Work item -
Your task is to extract the lines from the one holding "Let h[0]=18; h[1]=15;" through the end of the material. Set them down exactly and add nothing.

Entries provided -
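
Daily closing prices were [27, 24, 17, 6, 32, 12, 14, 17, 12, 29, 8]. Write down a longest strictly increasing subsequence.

Patience tails give the LIS length; then backtrack through the dp parents:
27 → extends → [27]
24 → replaces 27 → [24]
17 → replaces 24 → [17]
6 → replaces 17 → [6]
32 → extends → [6, 32]
12 → replaces 32 → [6, 12]
14 → extends → [6, 12, 14]
17 → extends → [6, 12, 14, 17]
12 → already a tail → [6, 12, 14, 17]
29 → extends → [6, 12, 14, 17, 29]
8 → replaces 12 → [6, 8, 14, 17, 29]
Length 5; one witness is 6, 12, 14, 17, 29.

6, 12, 14, 17, 29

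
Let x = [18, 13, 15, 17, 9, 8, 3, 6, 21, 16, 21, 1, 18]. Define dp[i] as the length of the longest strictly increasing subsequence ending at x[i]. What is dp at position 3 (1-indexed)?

2

dp[i] = 1 + max{dp[j] : j<i, x[j]<x[i]} (or 1 if no such j):
i:      1  2  3  4  5  6  7  8  9 10 11 12 13
x[i]:  18 13 15 17  9  8  3  6 21 16 21  1 18
dp:     1  1  2  3  1  1  1  2  4  3  4  1  4
At index 3 the value is 2.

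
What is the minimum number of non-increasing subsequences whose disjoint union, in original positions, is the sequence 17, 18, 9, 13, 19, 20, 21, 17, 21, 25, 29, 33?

8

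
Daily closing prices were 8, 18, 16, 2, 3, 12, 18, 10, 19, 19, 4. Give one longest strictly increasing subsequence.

Patience tails give the LIS length; then backtrack through the dp parents:
8 → extends → [8]
18 → extends → [8, 18]
16 → replaces 18 → [8, 16]
2 → replaces 8 → [2, 16]
3 → replaces 16 → [2, 3]
12 → extends → [2, 3, 12]
18 → extends → [2, 3, 12, 18]
10 → replaces 12 → [2, 3, 10, 18]
19 → extends → [2, 3, 10, 18, 19]
19 → already a tail → [2, 3, 10, 18, 19]
4 → replaces 10 → [2, 3, 4, 18, 19]
Length 5; one witness is 2, 3, 12, 18, 19.

2, 3, 12, 18, 19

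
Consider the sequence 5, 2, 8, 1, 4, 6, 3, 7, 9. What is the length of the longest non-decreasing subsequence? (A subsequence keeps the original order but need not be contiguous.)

5

Let dp[i] be the length of the longest such subsequence ending at index i:
i:     1 2 3 4 5 6 7 8 9
a[i]:  5 2 8 1 4 6 3 7 9
dp:    1 1 2 1 2 3 2 4 5
Maximum dp value is 5.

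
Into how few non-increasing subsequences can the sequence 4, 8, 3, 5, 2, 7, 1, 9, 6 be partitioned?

4

Place each on the leftmost legal pile:
4 → new pile 1 (tops now [4])
8 → new pile 2 (tops now [4, 8])
3 → pile 1 (tops now [3, 8])
5 → pile 2 (tops now [3, 5])
2 → pile 1 (tops now [2, 5])
7 → new pile 3 (tops now [2, 5, 7])
1 → pile 1 (tops now [1, 5, 7])
9 → new pile 4 (tops now [1, 5, 7, 9])
6 → pile 3 (tops now [1, 5, 6, 9])
Four piles.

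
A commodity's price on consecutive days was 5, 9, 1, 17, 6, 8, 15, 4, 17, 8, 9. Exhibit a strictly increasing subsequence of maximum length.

Patience tails give the LIS length; then backtrack through the dp parents:
5 → extends → [5]
9 → extends → [5, 9]
1 → replaces 5 → [1, 9]
17 → extends → [1, 9, 17]
6 → replaces 9 → [1, 6, 17]
8 → replaces 17 → [1, 6, 8]
15 → extends → [1, 6, 8, 15]
4 → replaces 6 → [1, 4, 8, 15]
17 → extends → [1, 4, 8, 15, 17]
8 → already a tail → [1, 4, 8, 15, 17]
9 → replaces 15 → [1, 4, 8, 9, 17]
Length 5; one witness is 5, 6, 8, 15, 17.

5, 6, 8, 15, 17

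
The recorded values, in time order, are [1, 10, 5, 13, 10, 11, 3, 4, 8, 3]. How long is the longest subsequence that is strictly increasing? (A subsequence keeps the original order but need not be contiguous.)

4

Track the smallest tail for each achievable length (strict):
1 → extends → [1]
10 → extends → [1, 10]
5 → replaces 10 → [1, 5]
13 → extends → [1, 5, 13]
10 → replaces 13 → [1, 5, 10]
11 → extends → [1, 5, 10, 11]
3 → replaces 5 → [1, 3, 10, 11]
4 → replaces 10 → [1, 3, 4, 11]
8 → replaces 11 → [1, 3, 4, 8]
3 → already a tail → [1, 3, 4, 8]
Four tails, so the longest strictly increasing subsequence has length 4 (e.g. 1, 5, 10, 11).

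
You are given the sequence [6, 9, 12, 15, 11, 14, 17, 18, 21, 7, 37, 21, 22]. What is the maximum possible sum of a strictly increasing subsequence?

135

Let S[i] be the best sum of a strictly increasing subsequence ending at i:
i:       1   2   3   4   5   6   7   8   9  10  11  12  13
a[i]:    6   9  12  15  11  14  17  18  21   7  37  21  22
S:       6  15  27  42  26  41  59  77  98  13 135  98 120
Maximum is 135 (e.g. 6 + 9 + 12 + 15 + 17 + 18 + 21 + 37).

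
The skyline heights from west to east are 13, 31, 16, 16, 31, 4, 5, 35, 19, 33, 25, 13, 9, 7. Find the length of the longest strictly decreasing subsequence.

Let dp[i] be the longest strictly decreasing subsequence ending at i:
i:      1  2  3  4  5  6  7  8  9 10 11 12 13 14
a[i]:  13 31 16 16 31  4  5 35 19 33 25 13  9  7
dp:     1  1  2  2  1  3  3  1  2  2  3  4  5  6
Maximum is 6.

6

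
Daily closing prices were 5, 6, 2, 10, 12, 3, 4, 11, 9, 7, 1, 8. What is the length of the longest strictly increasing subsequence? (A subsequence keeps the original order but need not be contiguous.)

Track the smallest tail for each achievable length (strict):
5 → extends → [5]
6 → extends → [5, 6]
2 → replaces 5 → [2, 6]
10 → extends → [2, 6, 10]
12 → extends → [2, 6, 10, 12]
3 → replaces 6 → [2, 3, 10, 12]
4 → replaces 10 → [2, 3, 4, 12]
11 → replaces 12 → [2, 3, 4, 11]
9 → replaces 11 → [2, 3, 4, 9]
7 → replaces 9 → [2, 3, 4, 7]
1 → replaces 2 → [1, 3, 4, 7]
8 → extends → [1, 3, 4, 7, 8]
Five tails, so the longest strictly increasing subsequence has length 5 (e.g. 2, 3, 4, 7, 8).

5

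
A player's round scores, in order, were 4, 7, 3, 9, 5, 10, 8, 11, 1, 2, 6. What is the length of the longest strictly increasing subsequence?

5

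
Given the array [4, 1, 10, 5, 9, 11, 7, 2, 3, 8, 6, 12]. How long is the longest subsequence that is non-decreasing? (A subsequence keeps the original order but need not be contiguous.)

Track the smallest tail for each achievable length (allowing ties):
4 → extends → [4]
1 → replaces 4 → [1]
10 → extends → [1, 10]
5 → replaces 10 → [1, 5]
9 → extends → [1, 5, 9]
11 → extends → [1, 5, 9, 11]
7 → replaces 9 → [1, 5, 7, 11]
2 → replaces 5 → [1, 2, 7, 11]
3 → replaces 7 → [1, 2, 3, 11]
8 → replaces 11 → [1, 2, 3, 8]
6 → replaces 8 → [1, 2, 3, 6]
12 → extends → [1, 2, 3, 6, 12]
Five tails, so the longest non-decreasing subsequence has length 5 (e.g. 4, 5, 9, 11, 12).

5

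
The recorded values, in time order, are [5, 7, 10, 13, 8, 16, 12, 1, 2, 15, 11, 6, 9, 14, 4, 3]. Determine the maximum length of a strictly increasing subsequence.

Track the smallest tail for each achievable length (strict):
5 → extends → [5]
7 → extends → [5, 7]
10 → extends → [5, 7, 10]
13 → extends → [5, 7, 10, 13]
8 → replaces 10 → [5, 7, 8, 13]
16 → extends → [5, 7, 8, 13, 16]
12 → replaces 13 → [5, 7, 8, 12, 16]
1 → replaces 5 → [1, 7, 8, 12, 16]
2 → replaces 7 → [1, 2, 8, 12, 16]
15 → replaces 16 → [1, 2, 8, 12, 15]
11 → replaces 12 → [1, 2, 8, 11, 15]
6 → replaces 8 → [1, 2, 6, 11, 15]
9 → replaces 11 → [1, 2, 6, 9, 15]
14 → replaces 15 → [1, 2, 6, 9, 14]
4 → replaces 6 → [1, 2, 4, 9, 14]
3 → replaces 4 → [1, 2, 3, 9, 14]
Five tails, so the longest strictly increasing subsequence has length 5 (e.g. 5, 7, 10, 13, 16).

5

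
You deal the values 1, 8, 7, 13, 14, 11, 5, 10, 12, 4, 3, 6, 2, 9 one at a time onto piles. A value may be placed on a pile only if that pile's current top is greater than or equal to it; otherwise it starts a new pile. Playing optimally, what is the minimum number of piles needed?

4

The minimum number of non-increasing subsequences covering a sequence equals the length of its longest strictly increasing subsequence.
LIS length is 4 (e.g. 1, 8, 13, 14), so 4 piles are needed.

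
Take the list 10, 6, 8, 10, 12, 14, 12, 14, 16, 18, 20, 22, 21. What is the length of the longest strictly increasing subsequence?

Let dp[i] be the length of the longest such subsequence ending at index i:
i:      1  2  3  4  5  6  7  8  9 10 11 12 13
a[i]:  10  6  8 10 12 14 12 14 16 18 20 22 21
dp:     1  1  2  3  4  5  4  5  6  7  8  9  9
Maximum dp value is 9.

9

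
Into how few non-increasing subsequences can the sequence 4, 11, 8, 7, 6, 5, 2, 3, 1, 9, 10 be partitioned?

Place each on the leftmost legal pile:
4 → new pile 1 (tops now [4])
11 → new pile 2 (tops now [4, 11])
8 → pile 2 (tops now [4, 8])
7 → pile 2 (tops now [4, 7])
6 → pile 2 (tops now [4, 6])
5 → pile 2 (tops now [4, 5])
2 → pile 1 (tops now [2, 5])
3 → pile 2 (tops now [2, 3])
1 → pile 1 (tops now [1, 3])
9 → new pile 3 (tops now [1, 3, 9])
10 → new pile 4 (tops now [1, 3, 9, 10])
Four piles.

4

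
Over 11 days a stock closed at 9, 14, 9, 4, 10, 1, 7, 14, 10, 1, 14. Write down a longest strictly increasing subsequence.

4, 7, 10, 14

Patience tails give the LIS length; then backtrack through the dp parents:
9 → extends → [9]
14 → extends → [9, 14]
9 → already a tail → [9, 14]
4 → replaces 9 → [4, 14]
10 → replaces 14 → [4, 10]
1 → replaces 4 → [1, 10]
7 → replaces 10 → [1, 7]
14 → extends → [1, 7, 14]
10 → replaces 14 → [1, 7, 10]
1 → already a tail → [1, 7, 10]
14 → extends → [1, 7, 10, 14]
Length 4; one witness is 4, 7, 10, 14.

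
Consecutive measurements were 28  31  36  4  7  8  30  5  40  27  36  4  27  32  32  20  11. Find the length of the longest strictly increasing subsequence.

5

Track the smallest tail for each achievable length (strict):
28 → extends → [28]
31 → extends → [28, 31]
36 → extends → [28, 31, 36]
4 → replaces 28 → [4, 31, 36]
7 → replaces 31 → [4, 7, 36]
8 → replaces 36 → [4, 7, 8]
30 → extends → [4, 7, 8, 30]
5 → replaces 7 → [4, 5, 8, 30]
40 → extends → [4, 5, 8, 30, 40]
27 → replaces 30 → [4, 5, 8, 27, 40]
36 → replaces 40 → [4, 5, 8, 27, 36]
4 → already a tail → [4, 5, 8, 27, 36]
27 → already a tail → [4, 5, 8, 27, 36]
32 → replaces 36 → [4, 5, 8, 27, 32]
32 → already a tail → [4, 5, 8, 27, 32]
20 → replaces 27 → [4, 5, 8, 20, 32]
11 → replaces 20 → [4, 5, 8, 11, 32]
Five tails, so the longest strictly increasing subsequence has length 5 (e.g. 4, 7, 8, 30, 40).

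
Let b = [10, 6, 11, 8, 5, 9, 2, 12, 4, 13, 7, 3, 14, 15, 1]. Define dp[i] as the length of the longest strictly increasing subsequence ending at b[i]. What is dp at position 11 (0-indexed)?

dp[i] = 1 + max{dp[j] : j<i, b[j]<b[i]} (or 1 if no such j):
i:      0  1  2  3  4  5  6  7  8  9 10 11 12 13 14
b[i]:  10  6 11  8  5  9  2 12  4 13  7  3 14 15  1
dp:     1  1  2  2  1  3  1  4  2  5  3  2  6  7  1
At index 11 the value is 2.

2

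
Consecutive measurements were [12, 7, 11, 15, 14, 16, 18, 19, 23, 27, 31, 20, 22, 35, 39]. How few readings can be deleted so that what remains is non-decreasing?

Fewest deletions = n − (longest non-decreasing subsequence).
i:      1  2  3  4  5  6  7  8  9 10 11 12 13 14 15
a[i]:  12  7 11 15 14 16 18 19 23 27 31 20 22 35 39
dp:     1  1  2  3  3  4  5  6  7  8  9  7  8 10 11
max dp = 11, so deletions = 15 − 11 = 4.

4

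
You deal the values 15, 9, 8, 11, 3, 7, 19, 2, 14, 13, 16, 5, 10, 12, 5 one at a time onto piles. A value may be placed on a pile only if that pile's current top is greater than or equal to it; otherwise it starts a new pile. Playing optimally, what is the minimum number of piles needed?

Place each on the leftmost legal pile:
15 → new pile 1 (tops now [15])
9 → pile 1 (tops now [9])
8 → pile 1 (tops now [8])
11 → new pile 2 (tops now [8, 11])
3 → pile 1 (tops now [3, 11])
7 → pile 2 (tops now [3, 7])
19 → new pile 3 (tops now [3, 7, 19])
2 → pile 1 (tops now [2, 7, 19])
14 → pile 3 (tops now [2, 7, 14])
13 → pile 3 (tops now [2, 7, 13])
16 → new pile 4 (tops now [2, 7, 13, 16])
5 → pile 2 (tops now [2, 5, 13, 16])
10 → pile 3 (tops now [2, 5, 10, 16])
12 → pile 4 (tops now [2, 5, 10, 12])
5 → pile 2 (tops now [2, 5, 10, 12])
Four piles.

4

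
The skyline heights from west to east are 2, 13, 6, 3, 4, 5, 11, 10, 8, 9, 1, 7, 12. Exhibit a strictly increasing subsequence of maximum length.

Patience tails give the LIS length; then backtrack through the dp parents:
2 → extends → [2]
13 → extends → [2, 13]
6 → replaces 13 → [2, 6]
3 → replaces 6 → [2, 3]
4 → extends → [2, 3, 4]
5 → extends → [2, 3, 4, 5]
11 → extends → [2, 3, 4, 5, 11]
10 → replaces 11 → [2, 3, 4, 5, 10]
8 → replaces 10 → [2, 3, 4, 5, 8]
9 → extends → [2, 3, 4, 5, 8, 9]
1 → replaces 2 → [1, 3, 4, 5, 8, 9]
7 → replaces 8 → [1, 3, 4, 5, 7, 9]
12 → extends → [1, 3, 4, 5, 7, 9, 12]
Length 7; one witness is 2, 3, 4, 5, 8, 9, 12.

2, 3, 4, 5, 8, 9, 12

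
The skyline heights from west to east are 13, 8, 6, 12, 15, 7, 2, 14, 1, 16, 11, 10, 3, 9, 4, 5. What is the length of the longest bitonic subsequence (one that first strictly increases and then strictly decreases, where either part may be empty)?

inc[i] = longest strictly increasing subsequence ending at i; dec[i] = longest strictly decreasing subsequence starting at i:
i:      1  2  3  4  5  6  7  8  9 10 11 12 13 14 15 16
a[i]:  13  8  6 12 15  7  2 14  1 16 11 10  3  9  4  5
inc:    1  1  1  2  3  2  1  3  1  4  3  3  2  3  3  4
dec:    6  4  3  5  6  3  2  5  1  5  4  3  1  2  1  1
Best peak at i=5 (value 15): inc=3, dec=6, length 3+6−1 = 8.

8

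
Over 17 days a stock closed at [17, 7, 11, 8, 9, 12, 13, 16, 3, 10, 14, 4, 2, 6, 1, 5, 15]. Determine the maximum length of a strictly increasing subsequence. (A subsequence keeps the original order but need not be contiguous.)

Track the smallest tail for each achievable length (strict):
17 → extends → [17]
7 → replaces 17 → [7]
11 → extends → [7, 11]
8 → replaces 11 → [7, 8]
9 → extends → [7, 8, 9]
12 → extends → [7, 8, 9, 12]
13 → extends → [7, 8, 9, 12, 13]
16 → extends → [7, 8, 9, 12, 13, 16]
3 → replaces 7 → [3, 8, 9, 12, 13, 16]
10 → replaces 12 → [3, 8, 9, 10, 13, 16]
14 → replaces 16 → [3, 8, 9, 10, 13, 14]
4 → replaces 8 → [3, 4, 9, 10, 13, 14]
2 → replaces 3 → [2, 4, 9, 10, 13, 14]
6 → replaces 9 → [2, 4, 6, 10, 13, 14]
1 → replaces 2 → [1, 4, 6, 10, 13, 14]
5 → replaces 6 → [1, 4, 5, 10, 13, 14]
15 → extends → [1, 4, 5, 10, 13, 14, 15]
Seven tails, so the longest strictly increasing subsequence has length 7 (e.g. 7, 8, 9, 12, 13, 14, 15).

7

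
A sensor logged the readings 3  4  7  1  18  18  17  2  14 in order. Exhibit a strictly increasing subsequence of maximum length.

3, 4, 7, 18

Patience tails give the LIS length; then backtrack through the dp parents:
3 → extends → [3]
4 → extends → [3, 4]
7 → extends → [3, 4, 7]
1 → replaces 3 → [1, 4, 7]
18 → extends → [1, 4, 7, 18]
18 → already a tail → [1, 4, 7, 18]
17 → replaces 18 → [1, 4, 7, 17]
2 → replaces 4 → [1, 2, 7, 17]
14 → replaces 17 → [1, 2, 7, 14]
Length 4; one witness is 3, 4, 7, 18.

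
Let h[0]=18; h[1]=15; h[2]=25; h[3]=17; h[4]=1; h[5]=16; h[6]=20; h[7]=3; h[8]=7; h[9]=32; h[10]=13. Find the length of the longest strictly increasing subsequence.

4

Track the smallest tail for each achievable length (strict):
18 → extends → [18]
15 → replaces 18 → [15]
25 → extends → [15, 25]
17 → replaces 25 → [15, 17]
1 → replaces 15 → [1, 17]
16 → replaces 17 → [1, 16]
20 → extends → [1, 16, 20]
3 → replaces 16 → [1, 3, 20]
7 → replaces 20 → [1, 3, 7]
32 → extends → [1, 3, 7, 32]
13 → replaces 32 → [1, 3, 7, 13]
Four tails, so the longest strictly increasing subsequence has length 4 (e.g. 15, 17, 20, 32).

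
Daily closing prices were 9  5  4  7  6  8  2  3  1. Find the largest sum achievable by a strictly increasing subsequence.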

Answer area -
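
Let h[0]=18; h[1]=15; h[2]=25; h[3]=17; h[4]=1; h[5]=16; h[6]=20; h[7]=3; h[8]=7; h[9]=32; h[10]=13. Find the length of the longest strictly increasing subsequence.

4

Track the smallest tail for each achievable length (strict):
18 → extends → [18]
15 → replaces 18 → [15]
25 → extends → [15, 25]
17 → replaces 25 → [15, 17]
1 → replaces 15 → [1, 17]
16 → replaces 17 → [1, 16]
20 → extends → [1, 16, 20]
3 → replaces 16 → [1, 3, 20]
7 → replaces 20 → [1, 3, 7]
32 → extends → [1, 3, 7, 32]
13 → replaces 32 → [1, 3, 7, 13]
Four tails, so the longest strictly increasing subsequence has length 4 (e.g. 15, 17, 20, 32).

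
Daily closing prices were 9  5  4  7  6  8  2  3  1. Find the largest sum achievable by a strictly increasing subsequence.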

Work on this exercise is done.